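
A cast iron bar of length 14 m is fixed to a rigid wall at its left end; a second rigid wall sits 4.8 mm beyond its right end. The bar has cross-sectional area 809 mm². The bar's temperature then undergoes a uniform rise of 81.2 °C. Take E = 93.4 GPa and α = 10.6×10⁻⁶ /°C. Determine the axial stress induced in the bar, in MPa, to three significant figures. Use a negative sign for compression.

Free thermal expansion αLΔT = 10.6e-6 · 14000 · 81.2 = 12.05 mm.
The walls engage after the gap closes; constrained expansion = 12.05 − 4.8 = 7.25 mm.
The walls impose strain ε = −(7.25)/14000 = -5.1786e-04; σ = Eε = 93400 · -5.1786e-04 = -48.37 MPa.

-48.4 MPa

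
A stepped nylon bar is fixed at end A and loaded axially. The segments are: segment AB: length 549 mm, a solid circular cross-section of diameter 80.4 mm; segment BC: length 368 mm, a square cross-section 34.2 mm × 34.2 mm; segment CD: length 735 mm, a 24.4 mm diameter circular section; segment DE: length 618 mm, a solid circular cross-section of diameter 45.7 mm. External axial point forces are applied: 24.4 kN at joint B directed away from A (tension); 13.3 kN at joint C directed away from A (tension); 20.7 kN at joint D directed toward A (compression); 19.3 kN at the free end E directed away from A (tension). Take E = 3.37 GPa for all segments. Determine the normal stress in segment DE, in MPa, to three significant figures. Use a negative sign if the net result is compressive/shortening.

Internal axial forces (sectioning from the free end, tension +): N_DE = 19.3 kN, N_CD = -1.4 kN, N_BC = 11.9 kN, N_AB = 36.3 kN.
A_DE = 1640 mm².
σ_DE = N_DE/A_DE = 19300/1640 = 11.77 MPa.

11.8 MPa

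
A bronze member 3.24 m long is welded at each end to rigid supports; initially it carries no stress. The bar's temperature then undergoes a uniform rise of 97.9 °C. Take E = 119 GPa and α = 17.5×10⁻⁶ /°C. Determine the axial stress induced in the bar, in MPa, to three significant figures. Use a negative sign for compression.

-204 MPa

Free thermal expansion αLΔT = 17.5e-6 · 3240 · 97.9 = 5.551 mm.
The walls impose strain ε = −(5.551)/3240 = -1.7133e-03; σ = Eε = 119000 · -1.7133e-03 = -203.9 MPa.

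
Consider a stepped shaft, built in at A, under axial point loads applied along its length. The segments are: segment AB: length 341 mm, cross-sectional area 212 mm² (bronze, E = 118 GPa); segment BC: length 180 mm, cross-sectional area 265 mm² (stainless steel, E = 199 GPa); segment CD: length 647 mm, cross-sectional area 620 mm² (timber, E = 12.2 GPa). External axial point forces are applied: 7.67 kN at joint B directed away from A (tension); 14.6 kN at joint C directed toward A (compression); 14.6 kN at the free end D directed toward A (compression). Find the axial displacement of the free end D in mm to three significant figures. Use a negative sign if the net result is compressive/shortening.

Internal axial forces (sectioning from the free end, tension +): N_CD = -14.6 kN, N_BC = -29.2 kN, N_AB = -21.53 kN.
δ_AB = -21530·341/(212·118000) = -0.2935 mm
δ_BC = -29200·180/(265·199000) = -0.09967 mm
δ_CD = -14600·647/(620·12200) = -1.249 mm
δ = Σδ_i = -1.642 mm.

-1.64 mm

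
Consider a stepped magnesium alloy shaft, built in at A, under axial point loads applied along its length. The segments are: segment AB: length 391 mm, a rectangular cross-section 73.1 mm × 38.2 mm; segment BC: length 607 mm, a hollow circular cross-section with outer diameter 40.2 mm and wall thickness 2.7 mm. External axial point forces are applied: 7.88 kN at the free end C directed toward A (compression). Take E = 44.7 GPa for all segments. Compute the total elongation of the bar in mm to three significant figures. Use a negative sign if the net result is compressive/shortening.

-0.361 mm

Internal axial forces (sectioning from the free end, tension +): N_BC = -7.88 kN, N_AB = -7.88 kN.
A_AB = 2792 mm².
A_BC = 318.1 mm².
δ_AB = -7880·391/(2792·44700) = -0.02468 mm
δ_BC = -7880·607/(318.1·44700) = -0.3364 mm
δ = Σδ_i = -0.3611 mm.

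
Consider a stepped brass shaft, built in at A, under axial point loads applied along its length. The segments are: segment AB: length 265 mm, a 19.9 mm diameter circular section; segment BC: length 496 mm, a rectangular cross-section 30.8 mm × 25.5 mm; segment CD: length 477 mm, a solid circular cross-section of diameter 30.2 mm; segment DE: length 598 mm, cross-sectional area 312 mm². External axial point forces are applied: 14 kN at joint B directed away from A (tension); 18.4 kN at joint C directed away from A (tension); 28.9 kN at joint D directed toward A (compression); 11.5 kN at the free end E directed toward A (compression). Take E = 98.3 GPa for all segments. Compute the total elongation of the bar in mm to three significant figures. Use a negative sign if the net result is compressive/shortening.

-0.709 mm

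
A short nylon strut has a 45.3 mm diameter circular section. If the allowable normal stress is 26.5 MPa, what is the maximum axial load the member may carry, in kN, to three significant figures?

A = 1612 mm².
P_max = σ_allow · A = 26.5 · 1612 = 42710 N = 42.71 kN.

42.7 kN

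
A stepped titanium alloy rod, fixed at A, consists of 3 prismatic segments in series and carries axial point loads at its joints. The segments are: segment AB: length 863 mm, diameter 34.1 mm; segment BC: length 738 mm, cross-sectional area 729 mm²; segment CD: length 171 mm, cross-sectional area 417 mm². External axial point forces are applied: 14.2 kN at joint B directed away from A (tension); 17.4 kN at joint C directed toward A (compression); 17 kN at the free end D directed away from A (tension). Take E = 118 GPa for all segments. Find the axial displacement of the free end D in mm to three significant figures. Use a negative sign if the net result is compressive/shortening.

0.166 mm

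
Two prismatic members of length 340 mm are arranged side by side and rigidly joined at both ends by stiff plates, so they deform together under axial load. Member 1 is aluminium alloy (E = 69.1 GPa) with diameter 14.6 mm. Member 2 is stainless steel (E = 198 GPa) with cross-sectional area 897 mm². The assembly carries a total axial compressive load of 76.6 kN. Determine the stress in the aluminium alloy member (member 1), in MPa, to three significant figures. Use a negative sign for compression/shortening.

-28.0 MPa

A_1 = 167.4 mm².
Equal strain + equilibrium ⇒ each member carries load in proportion to AE: A₁E₁ = 11570000 N, A₂E₂ = 177600000 N, ΣAE = 189200000 N.
σ₁ = P·E₁/ΣAE = -76600·69100/189200000 = -27.98 MPa.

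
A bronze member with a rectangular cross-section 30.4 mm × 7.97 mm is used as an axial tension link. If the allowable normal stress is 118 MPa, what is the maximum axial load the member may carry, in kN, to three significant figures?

A = 242.3 mm².
P_max = σ_allow · A = 118 · 242.3 = 28590 N = 28.59 kN.

28.6 kN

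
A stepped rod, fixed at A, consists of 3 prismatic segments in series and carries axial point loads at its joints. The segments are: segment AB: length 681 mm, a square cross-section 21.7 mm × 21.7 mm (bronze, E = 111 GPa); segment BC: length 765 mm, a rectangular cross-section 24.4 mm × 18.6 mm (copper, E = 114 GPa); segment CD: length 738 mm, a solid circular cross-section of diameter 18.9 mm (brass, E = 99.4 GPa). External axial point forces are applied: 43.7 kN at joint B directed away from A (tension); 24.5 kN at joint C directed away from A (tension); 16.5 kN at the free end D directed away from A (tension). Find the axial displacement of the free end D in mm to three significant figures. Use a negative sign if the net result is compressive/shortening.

Internal axial forces (sectioning from the free end, tension +): N_CD = 16.5 kN, N_BC = 41 kN, N_AB = 84.7 kN.
A_AB = 470.9 mm².
A_BC = 453.8 mm².
A_CD = 280.6 mm².
δ_AB = 84700·681/(470.9·111000) = 1.104 mm
δ_BC = 41000·765/(453.8·114000) = 0.6062 mm
δ_CD = 16500·738/(280.6·99400) = 0.4367 mm
δ = Σδ_i = 2.146 mm.

2.15 mm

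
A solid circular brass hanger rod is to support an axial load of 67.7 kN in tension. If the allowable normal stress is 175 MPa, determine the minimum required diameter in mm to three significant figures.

Required area A ≥ P/σ_allow = 67700/175 = 386.9 mm².
For a solid circular section, d ≥ √(4A/π) = 22.19 mm.

22.2 mm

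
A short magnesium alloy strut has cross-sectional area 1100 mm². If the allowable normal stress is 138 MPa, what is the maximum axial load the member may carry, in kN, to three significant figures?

P_max = σ_allow · A = 138 · 1100 = 151800 N = 151.8 kN.

152 kN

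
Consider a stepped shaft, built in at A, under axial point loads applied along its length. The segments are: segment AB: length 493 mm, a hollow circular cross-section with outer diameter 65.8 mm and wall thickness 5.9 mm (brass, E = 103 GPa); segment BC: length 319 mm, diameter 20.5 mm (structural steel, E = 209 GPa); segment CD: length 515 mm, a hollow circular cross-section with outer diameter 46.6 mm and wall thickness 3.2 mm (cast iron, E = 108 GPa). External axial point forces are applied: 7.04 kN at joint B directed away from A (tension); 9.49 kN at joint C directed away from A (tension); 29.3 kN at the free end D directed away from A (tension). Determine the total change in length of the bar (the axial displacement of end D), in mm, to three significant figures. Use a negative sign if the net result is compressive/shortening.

Internal axial forces (sectioning from the free end, tension +): N_CD = 29.3 kN, N_BC = 38.79 kN, N_AB = 45.83 kN.
A_AB = 1110 mm².
A_BC = 330.1 mm².
A_CD = 436.3 mm².
δ_AB = 45830·493/(1110·103000) = 0.1976 mm
δ_BC = 38790·319/(330.1·209000) = 0.1794 mm
δ_CD = 29300·515/(436.3·108000) = 0.3202 mm
δ = Σδ_i = 0.6972 mm.

0.697 mm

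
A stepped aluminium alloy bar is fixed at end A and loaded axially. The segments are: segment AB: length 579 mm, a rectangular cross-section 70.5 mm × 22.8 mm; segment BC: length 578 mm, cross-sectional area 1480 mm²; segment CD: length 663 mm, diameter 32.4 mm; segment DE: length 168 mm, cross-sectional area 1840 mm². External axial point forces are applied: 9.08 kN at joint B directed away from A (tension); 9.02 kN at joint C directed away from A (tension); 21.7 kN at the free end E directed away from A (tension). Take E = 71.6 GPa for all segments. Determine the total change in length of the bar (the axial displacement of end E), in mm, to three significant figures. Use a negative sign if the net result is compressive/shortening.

0.639 mm

Internal axial forces (sectioning from the free end, tension +): N_DE = 21.7 kN, N_CD = 21.7 kN, N_BC = 30.72 kN, N_AB = 39.8 kN.
A_AB = 1607 mm².
A_CD = 824.5 mm².
δ_AB = 39800·579/(1607·71600) = 0.2002 mm
δ_BC = 30720·578/(1480·71600) = 0.1676 mm
δ_CD = 21700·663/(824.5·71600) = 0.2437 mm
δ_DE = 21700·168/(1840·71600) = 0.02767 mm
δ = Σδ_i = 0.6392 mm.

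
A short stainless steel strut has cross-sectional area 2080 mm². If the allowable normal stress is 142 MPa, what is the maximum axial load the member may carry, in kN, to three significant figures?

295 kN

P_max = σ_allow · A = 142 · 2080 = 295400 N = 295.4 kN.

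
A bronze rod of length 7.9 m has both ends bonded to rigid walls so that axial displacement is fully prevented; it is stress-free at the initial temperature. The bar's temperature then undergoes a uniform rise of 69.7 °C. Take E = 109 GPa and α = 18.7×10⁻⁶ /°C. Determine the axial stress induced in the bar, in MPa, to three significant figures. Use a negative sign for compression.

-142 MPa

Free thermal expansion αLΔT = 18.7e-6 · 7900 · 69.7 = 10.3 mm.
The walls impose strain ε = −(10.3)/7900 = -1.3034e-03; σ = Eε = 109000 · -1.3034e-03 = -142.1 MPa.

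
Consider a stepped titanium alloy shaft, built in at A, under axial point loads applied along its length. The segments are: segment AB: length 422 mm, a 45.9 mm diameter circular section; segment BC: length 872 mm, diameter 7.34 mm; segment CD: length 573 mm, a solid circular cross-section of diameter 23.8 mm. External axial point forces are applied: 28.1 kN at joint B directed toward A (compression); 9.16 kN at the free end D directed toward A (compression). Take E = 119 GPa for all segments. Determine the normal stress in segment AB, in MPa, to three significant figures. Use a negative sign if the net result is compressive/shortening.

-22.5 MPa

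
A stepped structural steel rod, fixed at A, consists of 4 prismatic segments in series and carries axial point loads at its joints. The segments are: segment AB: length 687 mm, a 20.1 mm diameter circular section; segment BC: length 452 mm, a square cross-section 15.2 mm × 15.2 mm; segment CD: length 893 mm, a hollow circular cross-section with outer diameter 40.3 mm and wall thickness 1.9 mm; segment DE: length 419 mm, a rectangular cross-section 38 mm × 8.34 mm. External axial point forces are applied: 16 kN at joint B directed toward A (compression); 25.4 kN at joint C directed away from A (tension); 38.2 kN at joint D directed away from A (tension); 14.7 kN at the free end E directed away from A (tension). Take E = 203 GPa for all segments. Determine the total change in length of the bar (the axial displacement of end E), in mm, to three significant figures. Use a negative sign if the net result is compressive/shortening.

Internal axial forces (sectioning from the free end, tension +): N_DE = 14.7 kN, N_CD = 52.9 kN, N_BC = 78.3 kN, N_AB = 62.3 kN.
A_AB = 317.3 mm².
A_BC = 231 mm².
A_CD = 229.2 mm².
A_DE = 316.9 mm².
δ_AB = 62300·687/(317.3·203000) = 0.6645 mm
δ_BC = 78300·452/(231·203000) = 0.7546 mm
δ_CD = 52900·893/(229.2·203000) = 1.015 mm
δ_DE = 14700·419/(316.9·203000) = 0.09574 mm
δ = Σδ_i = 2.53 mm.

2.53 mm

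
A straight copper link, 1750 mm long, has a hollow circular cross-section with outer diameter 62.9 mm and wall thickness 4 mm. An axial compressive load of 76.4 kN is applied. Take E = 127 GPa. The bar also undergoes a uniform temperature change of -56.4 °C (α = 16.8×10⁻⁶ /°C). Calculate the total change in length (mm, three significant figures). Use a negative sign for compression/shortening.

-3.08 mm

A = 740.2 mm².
δ_mech = NL/(AE) = -76400·1750/(740.2·127000) = -1.422 mm.
δ_thermal = αLΔT = 16.8e-6·1750·-56.4 = -1.658 mm.
δ = δ_mech + δ_thermal = -3.08 mm.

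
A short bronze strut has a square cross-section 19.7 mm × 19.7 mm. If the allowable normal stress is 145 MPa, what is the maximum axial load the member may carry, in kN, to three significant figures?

56.3 kN

A = 388.1 mm².
P_max = σ_allow · A = 145 · 388.1 = 56270 N = 56.27 kN.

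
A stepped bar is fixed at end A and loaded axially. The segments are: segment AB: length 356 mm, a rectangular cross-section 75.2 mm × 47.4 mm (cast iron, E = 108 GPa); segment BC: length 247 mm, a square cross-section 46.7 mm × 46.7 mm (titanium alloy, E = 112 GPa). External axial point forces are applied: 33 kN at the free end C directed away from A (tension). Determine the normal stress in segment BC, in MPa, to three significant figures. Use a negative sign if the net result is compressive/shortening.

15.1 MPa

Internal axial forces (sectioning from the free end, tension +): N_BC = 33 kN, N_AB = 33 kN.
A_BC = 2181 mm².
σ_BC = N_BC/A_BC = 33000/2181 = 15.13 MPa.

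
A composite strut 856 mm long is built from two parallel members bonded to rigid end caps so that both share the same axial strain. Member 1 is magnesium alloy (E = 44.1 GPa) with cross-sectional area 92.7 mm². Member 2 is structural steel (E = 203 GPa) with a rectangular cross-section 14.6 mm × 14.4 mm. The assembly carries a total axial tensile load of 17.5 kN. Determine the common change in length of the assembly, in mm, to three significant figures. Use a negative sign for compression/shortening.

0.320 mm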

→ **PROBLEM DETAILS**
A verbatim transcription is required of the lines from the one with "A composite strut" through the final line of the entries above, and of nothing else.

→ **RESULT BELOW**
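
A composite strut 856 mm long is built from two parallel members bonded to rigid end caps so that both share the same axial strain. Member 1 is magnesium alloy (E = 44.1 GPa) with cross-sectional area 92.7 mm². Member 2 is structural steel (E = 203 GPa) with a rectangular cross-section 14.6 mm × 14.4 mm. The assembly carries a total axial tensile load of 17.5 kN. Determine the common change in length of the assembly, in mm, to three significant figures. Use a negative sign for compression/shortening.

0.320 mm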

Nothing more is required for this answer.